# DATA PROVIDED
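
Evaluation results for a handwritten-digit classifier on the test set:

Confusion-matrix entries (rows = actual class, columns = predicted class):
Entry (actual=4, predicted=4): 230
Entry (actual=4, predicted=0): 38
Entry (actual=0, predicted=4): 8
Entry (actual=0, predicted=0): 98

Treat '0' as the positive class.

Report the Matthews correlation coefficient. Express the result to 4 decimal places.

MCC = (TP·TN − FP·FN) / √((TP+FP)(TP+FN)(TN+FP)(TN+FN))
Numerator = 98·230 − 38·8 = 22236
Denominator = √(136·106·268·238) = √919510144 = 30323.4257
MCC = 22236 / 30323.4257 = 0.7333

0.7333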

# WHAT IS NEEDED
Which lines in the data above hold the string "actual"? Return each of them.

# RESPONSE TO THIS EXERCISE
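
Confusion-matrix entries (rows = actual class, columns = predicted class):
Entry (actual=4, predicted=4): 230
Entry (actual=4, predicted=0): 38
Entry (actual=0, predicted=4): 8
Entry (actual=0, predicted=0): 98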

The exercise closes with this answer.